## Exercise directions
Could you restate, word for word, the line that has "Conventions: (K B)" and all lines following it through the end of the entries below?

## Data extract
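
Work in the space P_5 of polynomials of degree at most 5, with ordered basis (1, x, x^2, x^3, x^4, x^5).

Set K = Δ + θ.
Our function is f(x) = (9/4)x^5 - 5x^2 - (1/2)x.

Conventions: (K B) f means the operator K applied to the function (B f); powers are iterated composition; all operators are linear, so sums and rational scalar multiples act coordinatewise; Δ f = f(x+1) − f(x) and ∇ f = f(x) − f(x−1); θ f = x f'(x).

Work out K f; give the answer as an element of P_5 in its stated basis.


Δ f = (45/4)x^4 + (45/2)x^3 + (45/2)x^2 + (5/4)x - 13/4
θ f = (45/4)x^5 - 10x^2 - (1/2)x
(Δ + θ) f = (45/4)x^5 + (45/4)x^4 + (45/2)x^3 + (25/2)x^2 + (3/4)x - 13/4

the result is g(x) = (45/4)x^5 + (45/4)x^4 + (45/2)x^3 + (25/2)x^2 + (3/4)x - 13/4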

## Task result
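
Conventions: (K B) f means the operator K applied to the function (B f); powers are iterated composition; all operators are linear, so sums and rational scalar multiples act coordinatewise; Δ f = f(x+1) − f(x) and ∇ f = f(x) − f(x−1); θ f = x f'(x).

Work out K f; give the answer as an element of P_5 in its stated basis.


Δ f = (45/4)x^4 + (45/2)x^3 + (45/2)x^2 + (5/4)x - 13/4
θ f = (45/4)x^5 - 10x^2 - (1/2)x
(Δ + θ) f = (45/4)x^5 + (45/4)x^4 + (45/2)x^3 + (25/2)x^2 + (3/4)x - 13/4

the result is g(x) = (45/4)x^5 + (45/4)x^4 + (45/2)x^3 + (25/2)x^2 + (3/4)x - 13/4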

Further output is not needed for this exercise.